=== TASK TO COMPLETE ===
If a line of the data below holds the string "materials", copy it.

--- DATA TO USE ---

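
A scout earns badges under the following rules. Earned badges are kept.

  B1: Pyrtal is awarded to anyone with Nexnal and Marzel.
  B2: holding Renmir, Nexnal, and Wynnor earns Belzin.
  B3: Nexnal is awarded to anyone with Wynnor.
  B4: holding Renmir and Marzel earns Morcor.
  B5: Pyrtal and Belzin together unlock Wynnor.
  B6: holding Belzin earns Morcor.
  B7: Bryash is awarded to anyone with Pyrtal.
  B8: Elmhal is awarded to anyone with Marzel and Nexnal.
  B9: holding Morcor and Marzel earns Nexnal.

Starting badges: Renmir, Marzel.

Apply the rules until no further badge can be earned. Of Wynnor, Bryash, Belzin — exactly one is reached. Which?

Bryash

With Renmir and Marzel, Morcor is earned (B4).
With Morcor and Marzel, Nexnal is earned (B9).
With Nexnal and Marzel, Pyrtal is earned (B1).
With Pyrtal, Bryash is earned (B7).
Wynnor would need Pyrtal and Belzin (B5), but Belzin is never earned. Belzin would need Renmir, Nexnal, and Wynnor (B2), but Wynnor is never earned.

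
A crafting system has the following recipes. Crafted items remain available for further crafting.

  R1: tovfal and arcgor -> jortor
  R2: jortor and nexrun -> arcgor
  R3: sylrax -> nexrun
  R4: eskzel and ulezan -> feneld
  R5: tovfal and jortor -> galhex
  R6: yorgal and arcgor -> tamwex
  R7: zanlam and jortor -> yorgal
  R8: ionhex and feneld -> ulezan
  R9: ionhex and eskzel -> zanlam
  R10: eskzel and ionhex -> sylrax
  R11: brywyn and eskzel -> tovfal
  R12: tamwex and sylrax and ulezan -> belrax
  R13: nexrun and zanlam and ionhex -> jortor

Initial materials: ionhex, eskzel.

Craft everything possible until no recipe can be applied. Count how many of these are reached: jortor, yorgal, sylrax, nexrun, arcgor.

5

Using R10, eskzel and ionhex make sylrax.
ionhex and eskzel -> zanlam (R9).
sylrax -> nexrun (R3).
nexrun and zanlam and ionhex -> jortor (R13).
Using R7, zanlam and jortor make yorgal.
jortor and nexrun -> arcgor (R2).
jortor: reached.
yorgal: reached.
sylrax: reached.
nexrun: reached.
arcgor: reached.
All 5 are reached.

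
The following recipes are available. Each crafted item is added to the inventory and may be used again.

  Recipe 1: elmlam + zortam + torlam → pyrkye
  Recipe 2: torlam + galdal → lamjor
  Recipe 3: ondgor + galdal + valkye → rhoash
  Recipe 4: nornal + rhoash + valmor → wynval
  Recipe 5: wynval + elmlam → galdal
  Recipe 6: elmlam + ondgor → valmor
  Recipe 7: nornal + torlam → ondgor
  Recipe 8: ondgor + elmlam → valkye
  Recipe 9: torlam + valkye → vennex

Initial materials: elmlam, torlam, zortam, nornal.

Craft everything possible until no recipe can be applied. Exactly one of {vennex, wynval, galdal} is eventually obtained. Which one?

Using Recipe 7, nornal and torlam make ondgor.
Using Recipe 8, ondgor and elmlam make valkye.
Using Recipe 9, torlam and valkye make vennex.
wynval would need nornal, rhoash, and valmor (Recipe 4), but rhoash is never obtained. galdal would need wynval and elmlam (Recipe 5), but wynval is never obtained.

vennex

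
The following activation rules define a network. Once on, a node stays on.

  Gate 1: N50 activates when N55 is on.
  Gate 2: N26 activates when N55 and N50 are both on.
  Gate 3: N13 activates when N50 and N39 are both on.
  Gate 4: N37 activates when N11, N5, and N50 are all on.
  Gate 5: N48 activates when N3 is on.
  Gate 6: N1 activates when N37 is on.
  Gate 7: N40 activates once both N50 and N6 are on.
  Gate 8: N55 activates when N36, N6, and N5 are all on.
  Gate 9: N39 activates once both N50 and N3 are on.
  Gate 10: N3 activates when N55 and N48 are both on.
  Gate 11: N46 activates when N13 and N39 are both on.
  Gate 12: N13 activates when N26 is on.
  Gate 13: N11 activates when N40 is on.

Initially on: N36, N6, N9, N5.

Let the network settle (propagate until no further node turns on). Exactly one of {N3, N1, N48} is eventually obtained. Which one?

N36, N6, and N5 are on, so N55 activates (Gate 8).
Gate 1: N55 on → N50 on.
Gate 7: N50 and N6 on → N40 on.
N40 is on, so N11 activates (Gate 13).
N11, N5, and N50 are on, so N37 activates (Gate 4).
Gate 6: N37 on → N1 on.
N48 would need N3 (Gate 5), but N3 never turns on. N3 would need N55 and N48 (Gate 10), but N48 never turns on.

N1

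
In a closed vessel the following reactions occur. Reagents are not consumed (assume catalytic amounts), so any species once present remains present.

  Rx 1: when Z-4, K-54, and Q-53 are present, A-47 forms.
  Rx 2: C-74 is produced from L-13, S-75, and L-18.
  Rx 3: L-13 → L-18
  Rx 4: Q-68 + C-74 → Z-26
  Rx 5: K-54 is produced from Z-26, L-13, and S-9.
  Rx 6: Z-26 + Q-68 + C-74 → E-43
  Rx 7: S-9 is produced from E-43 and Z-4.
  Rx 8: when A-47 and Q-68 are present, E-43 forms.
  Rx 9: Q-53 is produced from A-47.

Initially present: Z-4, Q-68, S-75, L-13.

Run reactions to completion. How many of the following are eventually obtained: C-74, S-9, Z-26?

3

L-13 present → L-18 forms (Rx 3).
L-13, S-75, and L-18 present → C-74 forms (Rx 2).
Q-68 and C-74 present → Z-26 forms (Rx 4).
Z-26, Q-68, and C-74 present → E-43 forms (Rx 6).
E-43 and Z-4 present → S-9 forms (Rx 7).
C-74: reached.
S-9: reached.
Z-26: reached.
All 3 are reached.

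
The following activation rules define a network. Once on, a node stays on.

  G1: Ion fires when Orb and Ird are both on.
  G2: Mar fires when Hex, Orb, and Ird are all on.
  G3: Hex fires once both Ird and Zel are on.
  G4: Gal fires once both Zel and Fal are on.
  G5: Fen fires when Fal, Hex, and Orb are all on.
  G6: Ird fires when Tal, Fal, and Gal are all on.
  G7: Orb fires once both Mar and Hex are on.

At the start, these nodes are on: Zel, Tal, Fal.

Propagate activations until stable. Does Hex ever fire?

G4: Zel and Fal on → Gal on.
G6: Tal, Fal, and Gal on → Ird on.
Ird and Zel are on, so Hex fires (G3).

Yes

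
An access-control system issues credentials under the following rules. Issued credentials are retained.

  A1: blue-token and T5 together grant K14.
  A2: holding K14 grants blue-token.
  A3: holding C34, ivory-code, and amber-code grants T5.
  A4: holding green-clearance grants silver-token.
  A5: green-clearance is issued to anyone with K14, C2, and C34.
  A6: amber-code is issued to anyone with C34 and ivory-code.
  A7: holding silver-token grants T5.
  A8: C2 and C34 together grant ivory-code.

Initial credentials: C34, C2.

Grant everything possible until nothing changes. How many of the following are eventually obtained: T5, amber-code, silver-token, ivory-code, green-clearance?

Holding C2 and C34 grants ivory-code (A8).
Holding C34 and ivory-code grants amber-code (A6).
Holding C34, ivory-code, and amber-code grants T5 (A3).
T5: reached.
amber-code: reached.
silver-token would need green-clearance (A4), but green-clearance is never granted.
ivory-code: reached.
green-clearance would need K14, C2, and C34 (A5), but K14 is never granted.
Reached: T5, amber-code, and ivory-code — 3 of the 5.

3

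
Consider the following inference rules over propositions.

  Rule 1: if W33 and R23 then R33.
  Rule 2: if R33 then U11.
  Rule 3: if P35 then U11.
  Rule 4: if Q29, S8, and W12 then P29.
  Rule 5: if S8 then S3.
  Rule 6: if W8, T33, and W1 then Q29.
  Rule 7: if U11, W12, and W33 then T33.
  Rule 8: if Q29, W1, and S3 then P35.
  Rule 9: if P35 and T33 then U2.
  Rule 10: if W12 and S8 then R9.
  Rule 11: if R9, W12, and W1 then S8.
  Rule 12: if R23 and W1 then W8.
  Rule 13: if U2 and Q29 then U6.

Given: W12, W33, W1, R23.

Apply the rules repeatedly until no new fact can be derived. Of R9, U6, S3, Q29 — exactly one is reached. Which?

From W33 and R23, Rule 1 gives R33.
R23 and W1 hold, so W8 follows (Rule 12).
R33 holds, so U11 follows (Rule 2).
From U11, W12, and W33, Rule 7 gives T33.
From W8, T33, and W1, Rule 6 gives Q29.
U6 would need U2 and Q29 (Rule 13), but U2 is never established. S3 would need S8 (Rule 5), but S8 is never established. R9 would need W12 and S8 (Rule 10), but S8 is never established.

Q29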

---

=== REPLY TO THE TASK ===
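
Initial materials: ionhex, eskzel.
Initial materials: elmlam, torlam, zortam, nornal.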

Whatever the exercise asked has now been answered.